Stored data entries
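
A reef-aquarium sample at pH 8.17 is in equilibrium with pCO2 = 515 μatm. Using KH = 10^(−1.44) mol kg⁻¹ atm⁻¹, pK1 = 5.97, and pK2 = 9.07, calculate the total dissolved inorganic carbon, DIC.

DIC = 3.36 mmol/kg

[CO2*] = KH · pCO2 = 10^(−1.44) × 515×10^-6 = 1.870×10^-5 mol/kg
α₀ = 1/(1 + K1/[H⁺] + K1K2/[H⁺]²) = 1/(1 + 10^+2.20 + 10^+1.30) = 0.005573
DIC = [CO2*]/α₀ = 1.870×10^-5 / 0.005573 = 3.36 mmol/kg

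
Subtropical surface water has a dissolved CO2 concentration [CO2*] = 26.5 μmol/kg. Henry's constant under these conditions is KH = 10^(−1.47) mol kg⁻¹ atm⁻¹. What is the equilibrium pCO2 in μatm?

KH = 10^(−1.47) = 3.388×10^-2 mol kg⁻¹ atm⁻¹
pCO2 = [CO2*]/KH = 26.5×10^-6 / 3.388×10^-2 = 7.82×10^-4 atm = 782 μatm

pCO2 = 782 μatm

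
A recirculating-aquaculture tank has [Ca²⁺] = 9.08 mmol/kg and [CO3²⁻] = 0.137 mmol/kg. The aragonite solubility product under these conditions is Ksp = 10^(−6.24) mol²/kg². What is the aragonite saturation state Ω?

Ksp = 10^(−6.24) = 5.754×10^-7
Ω = [Ca²⁺][CO3²⁻]/Ksp = (9.08×10^-3)(0.137×10^-3) / 5.754×10^-7 = 2.16

Ω = 2.16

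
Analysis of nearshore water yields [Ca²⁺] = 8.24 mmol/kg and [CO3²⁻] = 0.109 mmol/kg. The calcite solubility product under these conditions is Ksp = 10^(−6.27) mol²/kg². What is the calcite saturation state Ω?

Ksp = 10^(−6.27) = 5.370×10^-7
Ω = [Ca²⁺][CO3²⁻]/Ksp = (8.24×10^-3)(0.109×10^-3) / 5.370×10^-7 = 1.67

Ω = 1.67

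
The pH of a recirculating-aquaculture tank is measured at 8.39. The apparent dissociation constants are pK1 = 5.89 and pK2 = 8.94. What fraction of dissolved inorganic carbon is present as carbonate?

α₂ = 1 / (1 + [H⁺]/K2 + [H⁺]²/(K1K2)) = 1 / (1 + 10^+0.55 + 10^-1.95)
   = 1 / (1 + 3.5481 + 0.011220) = 1/4.5594 = 0.2193

α₂ = 0.219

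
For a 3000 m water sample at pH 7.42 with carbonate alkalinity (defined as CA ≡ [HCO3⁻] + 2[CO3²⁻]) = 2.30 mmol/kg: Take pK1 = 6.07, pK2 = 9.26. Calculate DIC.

DIC = 2.37 mmol/kg

CA = [HCO3⁻] + 2[CO3²⁻] = (α₁ + 2α₂)·DIC
At pH 7.42: [H⁺]/K1 = 10^-1.35 = 0.044668, K2/[H⁺] = 10^-1.84 = 0.014454
α₁ = 1/(1 + 0.044668 + 0.014454) = 1/1.0591 = 0.9442; α₂ = α₁·K2/[H⁺] = 0.01365
α₁ + 2α₂ = 0.9715
DIC = CA / (α₁ + 2α₂) = 2.30 / 0.9715 = 2.37 mmol/kg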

Exercise description
Please let your answer be exactly the lines from the one holding "The pH of a" through the last line of the entries above, both ends included.

Answer space
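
The pH of a recirculating-aquaculture tank is measured at 8.39. The apparent dissociation constants are pK1 = 5.89 and pK2 = 8.94. What fraction of dissolved inorganic carbon is present as carbonate?

α₂ = 1 / (1 + [H⁺]/K2 + [H⁺]²/(K1K2)) = 1 / (1 + 10^+0.55 + 10^-1.95)
   = 1 / (1 + 3.5481 + 0.011220) = 1/4.5594 = 0.2193

α₂ = 0.219

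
For a 3000 m water sample at pH 7.42 with carbonate alkalinity (defined as CA ≡ [HCO3⁻] + 2[CO3²⁻]) = 2.30 mmol/kg: Take pK1 = 6.07, pK2 = 9.26. Calculate DIC.

DIC = 2.37 mmol/kg

CA = [HCO3⁻] + 2[CO3²⁻] = (α₁ + 2α₂)·DIC
At pH 7.42: [H⁺]/K1 = 10^-1.35 = 0.044668, K2/[H⁺] = 10^-1.84 = 0.014454
α₁ = 1/(1 + 0.044668 + 0.014454) = 1/1.0591 = 0.9442; α₂ = α₁·K2/[H⁺] = 0.01365
α₁ + 2α₂ = 0.9715
DIC = CA / (α₁ + 2α₂) = 2.30 / 0.9715 = 2.37 mmol/kg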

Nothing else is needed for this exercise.